After locating the line that contains "4h 40m as a percentage of 24 hours?", restate it and each later line word for word through the end of the records.

## Data under study
┌──

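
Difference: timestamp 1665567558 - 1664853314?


Difference = 1665567558 - 1664853314 = 714244 seconds
In hours: 714244 / 3600 ≈ 198.4
In days: 714244 / 86400 ≈ 8.27

714244 seconds (198.4 hours / 8.27 days)


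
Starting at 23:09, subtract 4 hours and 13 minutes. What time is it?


18:56

Start: 1389 minutes from midnight
Subtract: 253 minutes
Remaining: 1389 - 253 = 1136
Hours: 18, Minutes: 56


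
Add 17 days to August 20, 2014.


September 6, 2014

Start: August 20, 2014
Add 17 days
August 20 → September 1: 31 - 20 + 1 = 12 days (17 - 12 = 5 left)
September 1 + 5 = September 6, 2014


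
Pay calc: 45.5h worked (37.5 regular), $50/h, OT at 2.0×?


Regular: 37.5h × $50 = $1875.00
Overtime: 45.5 - 37.5 = 8.0h
OT pay: 8.0h × $50 × 2.0 = $800.00
Total = $1875.00 + $800.00 = $2675.00

$2675.00


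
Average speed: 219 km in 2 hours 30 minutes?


87.6 km/h

Distance: 219 km
Time: 2h 30m = 150 min = 150/60 = 5/2 hours
Speed = 219 ÷ (5/2) = 219 × 2 / 5 = 438/5 = 87.6 km/h


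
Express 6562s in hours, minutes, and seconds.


1h 49m 22s

Hours: 6562 ÷ 3600 = 1 remainder 2962
Minutes: 2962 ÷ 60 = 49 remainder 22
Seconds: 22


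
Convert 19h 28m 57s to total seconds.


70137 seconds

Hours: 19 × 3600 = 68400
Minutes: 28 × 60 = 1680
Seconds: 57
Total = 68400 + 1680 + 57 = 70137


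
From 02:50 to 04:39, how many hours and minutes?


End time in minutes: 4×60 + 39 = 279
Start time in minutes: 2×60 + 50 = 170
Difference = 279 - 170 = 109 minutes
= 1 hours 49 minutes

1h 49m


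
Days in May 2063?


Month: May (month 5)
May has 31 days

31 days


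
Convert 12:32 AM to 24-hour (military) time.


Input: 12:32 AM
12 AM → 00 (midnight)

00:32


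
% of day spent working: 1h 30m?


6.3%

Time: 90 minutes
Day: 1440 minutes
Percentage = (90/1440) × 100 ≈ 6.3%


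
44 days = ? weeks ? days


6 weeks 2 days

Weeks: 44 ÷ 7 = 6 remainder 2


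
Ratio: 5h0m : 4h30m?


Duration 1: 300 minutes
Duration 2: 270 minutes
Ratio = 300:270
GCD = 30
Simplified = 10:9
As a decimal: 10/9 ≈ 1.11

10:9 (1.11)


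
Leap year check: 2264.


Yes

Rules: divisible by 4 AND (not by 100 OR by 400)
2264 ÷ 4 = 566 exactly → divisible by 4
2264 ÷ 100 = 22 remainder 64 → not divisible by 100
Divisible by 4 but not by 100 → leap year


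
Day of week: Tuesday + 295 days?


Start: Tuesday (index 1)
(1 + 295) mod 7
= 296 mod 7
= 2
Index 2 → Wednesday

Wednesday


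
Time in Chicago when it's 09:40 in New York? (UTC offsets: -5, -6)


08:40

Time difference = UTC-6 - UTC-5 = -1 hours
New hour = (9 -1) mod 24
= 8 mod 24 = 8
Minutes unchanged → 08:40


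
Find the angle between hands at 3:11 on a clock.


Hour hand = 3×30 + 11×0.5 = 95.5°
Minute hand = 11×6 = 66°
Difference = |95.5 - 66| = 29.5°

29.5°


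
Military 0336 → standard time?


3:36 AM

Hour: 3
3 < 12 → AM


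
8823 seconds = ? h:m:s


2h 27m 3s

Hours: 8823 ÷ 3600 = 2 remainder 1623
Minutes: 1623 ÷ 60 = 27 remainder 3
Seconds: 3


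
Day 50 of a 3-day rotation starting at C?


Shifts: A, B, C
Start: C (index 2)
Day 50: (2 + 50 - 1) mod 3
= 51 mod 3
= 0
Index 0 → shift A

Shift A


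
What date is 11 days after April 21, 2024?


May 2, 2024

Start: April 21, 2024
Add 11 days
April 21 → May 1: 30 - 21 + 1 = 10 days (11 - 10 = 1 left)
May 1 + 1 = May 2, 2024


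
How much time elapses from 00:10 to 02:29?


2h 19m

End time in minutes: 2×60 + 29 = 149
Start time in minutes: 0×60 + 10 = 10
Difference = 149 - 10 = 139 minutes
= 2 hours 19 minutes


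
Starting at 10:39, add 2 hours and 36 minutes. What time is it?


13:15

Start: 639 minutes from midnight
Add: 156 minutes
Total: 795 minutes
Hours: 795 ÷ 60 = 13 remainder 15


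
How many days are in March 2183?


Month: March (month 3)
March has 31 days

31 days


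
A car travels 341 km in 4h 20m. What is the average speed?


78.7 km/h

Distance: 341 km
Time: 4h 20m = 260 min = 260/60 = 13/3 hours
Speed = 341 ÷ (13/3) = 341 × 3 / 13 = 1023/13 ≈ 78.7 km/h


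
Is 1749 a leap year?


Rules: divisible by 4 AND (not by 100 OR by 400)
1749 ÷ 4 = 437 remainder 1 → not divisible by 4
Not divisible by 4 → not a leap year

No


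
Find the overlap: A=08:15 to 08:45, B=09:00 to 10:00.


0 minutes

Meeting A: 495-525 (in minutes from midnight)
Meeting B: 540-600
Overlap start = max(495, 540) = 540
Overlap end = min(525, 600) = 525
Overlap = max(0, 525 - 540) = 0 min


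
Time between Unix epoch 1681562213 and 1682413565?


851352 seconds (236.5 hours / 9.85 days)

Difference = 1682413565 - 1681562213 = 851352 seconds
In hours: 851352 / 3600 ≈ 236.5
In days: 851352 / 86400 ≈ 9.85


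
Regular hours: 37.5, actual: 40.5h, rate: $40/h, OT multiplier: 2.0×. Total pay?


$1740.00

Regular: 37.5h × $40 = $1500.00
Overtime: 40.5 - 37.5 = 3.0h
OT pay: 3.0h × $40 × 2.0 = $240.00
Total = $1500.00 + $240.00 = $1740.00


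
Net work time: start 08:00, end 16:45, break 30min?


Total time = (16×60+45) - (8×60+0)
= 1005 - 480 = 525 min
Minus break: 525 - 30 = 495 min
= 8h 15m

8h 15m (495 minutes)


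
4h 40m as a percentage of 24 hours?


0.1944 (19.44%)

Total minutes: 4×60 + 40 = 280
Day = 24×60 = 1440 minutes
Fraction = 280/1440 ≈ 0.1944
As a percentage: 280/1440 × 100 ≈ 19.44%


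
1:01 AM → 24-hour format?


Input: 1:01 AM
AM hour stays: 1

01:01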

└──

## Final answer
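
4h 40m as a percentage of 24 hours?


0.1944 (19.44%)

Total minutes: 4×60 + 40 = 280
Day = 24×60 = 1440 minutes
Fraction = 280/1440 ≈ 0.1944
As a percentage: 280/1440 × 100 ≈ 19.44%


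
1:01 AM → 24-hour format?


Input: 1:01 AM
AM hour stays: 1

01:01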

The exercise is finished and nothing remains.